DESCRIPTION OF THE TASK: Find how many lines of the records below contain the word "scanning" and write that number by itself.

Entries taken from a collection:

▬▬▬▬▬▬▬▬▬▬

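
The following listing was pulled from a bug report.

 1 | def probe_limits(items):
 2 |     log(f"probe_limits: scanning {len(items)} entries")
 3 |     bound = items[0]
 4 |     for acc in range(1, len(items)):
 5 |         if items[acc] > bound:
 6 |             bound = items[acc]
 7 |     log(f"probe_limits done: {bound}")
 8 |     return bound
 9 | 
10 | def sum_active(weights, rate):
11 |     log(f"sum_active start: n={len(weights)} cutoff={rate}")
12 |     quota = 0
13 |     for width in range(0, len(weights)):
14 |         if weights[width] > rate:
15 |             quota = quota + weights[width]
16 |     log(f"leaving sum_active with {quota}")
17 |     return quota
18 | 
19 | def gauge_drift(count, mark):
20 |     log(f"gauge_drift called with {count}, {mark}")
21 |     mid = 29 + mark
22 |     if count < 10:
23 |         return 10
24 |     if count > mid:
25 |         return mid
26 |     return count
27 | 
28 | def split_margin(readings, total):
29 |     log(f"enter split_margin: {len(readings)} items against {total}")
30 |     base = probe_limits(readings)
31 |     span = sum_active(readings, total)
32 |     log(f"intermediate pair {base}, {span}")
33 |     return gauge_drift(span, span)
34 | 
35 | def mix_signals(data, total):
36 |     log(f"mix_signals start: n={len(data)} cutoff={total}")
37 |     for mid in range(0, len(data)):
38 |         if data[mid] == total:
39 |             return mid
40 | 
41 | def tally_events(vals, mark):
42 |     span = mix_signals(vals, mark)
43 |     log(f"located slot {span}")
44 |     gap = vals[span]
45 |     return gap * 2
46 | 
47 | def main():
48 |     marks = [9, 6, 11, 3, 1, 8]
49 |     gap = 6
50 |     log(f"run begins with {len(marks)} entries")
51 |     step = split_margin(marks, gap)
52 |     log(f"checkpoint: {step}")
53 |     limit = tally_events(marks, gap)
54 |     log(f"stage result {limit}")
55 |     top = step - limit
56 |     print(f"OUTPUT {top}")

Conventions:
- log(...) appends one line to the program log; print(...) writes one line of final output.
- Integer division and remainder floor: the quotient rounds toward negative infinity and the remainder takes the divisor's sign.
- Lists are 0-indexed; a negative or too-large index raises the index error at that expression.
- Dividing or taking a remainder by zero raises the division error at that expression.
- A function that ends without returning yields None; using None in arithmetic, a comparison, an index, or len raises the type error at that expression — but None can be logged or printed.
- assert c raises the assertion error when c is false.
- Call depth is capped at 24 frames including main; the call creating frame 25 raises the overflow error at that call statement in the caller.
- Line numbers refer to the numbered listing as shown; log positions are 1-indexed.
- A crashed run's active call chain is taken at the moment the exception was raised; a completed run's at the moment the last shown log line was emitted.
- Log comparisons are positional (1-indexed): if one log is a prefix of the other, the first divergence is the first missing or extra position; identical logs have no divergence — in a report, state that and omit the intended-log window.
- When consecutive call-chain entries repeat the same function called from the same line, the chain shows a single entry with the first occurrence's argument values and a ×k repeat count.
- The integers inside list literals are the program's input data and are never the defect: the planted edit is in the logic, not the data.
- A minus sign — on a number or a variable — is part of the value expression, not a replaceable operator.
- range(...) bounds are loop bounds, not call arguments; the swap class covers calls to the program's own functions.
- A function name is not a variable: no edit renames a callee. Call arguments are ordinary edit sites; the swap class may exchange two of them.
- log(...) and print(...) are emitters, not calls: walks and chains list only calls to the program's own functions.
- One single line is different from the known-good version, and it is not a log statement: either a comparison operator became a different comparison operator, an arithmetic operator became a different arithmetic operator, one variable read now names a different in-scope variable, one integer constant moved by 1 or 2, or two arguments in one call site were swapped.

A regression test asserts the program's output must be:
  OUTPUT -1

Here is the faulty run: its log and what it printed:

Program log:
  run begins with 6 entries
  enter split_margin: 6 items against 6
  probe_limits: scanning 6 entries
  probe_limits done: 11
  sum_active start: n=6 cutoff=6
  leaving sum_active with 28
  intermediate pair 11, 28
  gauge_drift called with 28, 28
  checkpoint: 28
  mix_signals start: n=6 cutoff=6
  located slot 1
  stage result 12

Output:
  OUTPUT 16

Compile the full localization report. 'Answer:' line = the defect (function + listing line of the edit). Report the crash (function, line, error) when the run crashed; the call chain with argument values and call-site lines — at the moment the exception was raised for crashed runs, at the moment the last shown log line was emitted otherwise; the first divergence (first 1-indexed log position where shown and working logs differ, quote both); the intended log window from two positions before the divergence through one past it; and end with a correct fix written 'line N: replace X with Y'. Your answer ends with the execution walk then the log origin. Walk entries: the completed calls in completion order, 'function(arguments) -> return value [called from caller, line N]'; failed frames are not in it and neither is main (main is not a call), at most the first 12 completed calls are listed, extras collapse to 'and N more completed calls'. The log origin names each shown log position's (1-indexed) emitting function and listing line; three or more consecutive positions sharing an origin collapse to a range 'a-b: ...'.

Answer: the defect is in split_margin at line 33.
The tell: Everything matches until log position 8, which reads 'gauge_drift called with 28, 28' in place of 'gauge_drift called with 11, 28'.
Call chain: main.
First divergence: position 8 — shown 'gauge_drift called with 28, 28', intended 'gauge_drift called with 11, 28'.
Intended log window:
  6: leaving sum_active with 28
  7: intermediate pair 11, 28
  8: gauge_drift called with 11, 28
  9: checkpoint: 11
Execution walk:
  probe_limits([9, 6, 11, 3, 1, 8]) -> 11  [called from split_margin, line 30]
  sum_active([9, 6, 11, 3, 1, 8], 6) -> 28  [called from split_margin, line 31]
  gauge_drift(28, 28) -> 28  [called from split_margin, line 33]
  split_margin([9, 6, 11, 3, 1, 8], 6) -> 28  [called from main, line 51]
  mix_signals([9, 6, 11, 3, 1, 8], 6) -> 1  [called from tally_events, line 42]
  tally_events([9, 6, 11, 3, 1, 8], 6) -> 12  [called from main, line 53]
Origin of each log line:
  1 — main, line 50
  2 — split_margin, line 29
  3 — probe_limits, line 2
  4 — probe_limits, line 7
  5 — sum_active, line 11
  6 — sum_active, line 16
  7 — split_margin, line 32
  8 — gauge_drift, line 20
  9 — main, line 52
  10 — mix_signals, line 36
  11 — tally_events, line 43
  12 — main, line 54
A correct fix: line 33: replace `gauge_drift(span, span)` with `gauge_drift(base, span)`.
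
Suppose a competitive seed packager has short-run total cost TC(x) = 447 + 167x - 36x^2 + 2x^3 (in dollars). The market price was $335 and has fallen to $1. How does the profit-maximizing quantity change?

Output falls from 14 to 0 (the firm shuts down)

MC = 167 - 72x + 6x^2; the shutdown threshold is min AVC = $5 (at x = 9).
At P = $335 ≥ min AVC, set P = MC on the rising branch: x = 14.
At P = $1 < min AVC = $5, price no longer covers variable cost at any output, so the firm shuts down: x = 0.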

▬▬▬▬▬▬▬▬▬▬

YOUR RESPONSE: 2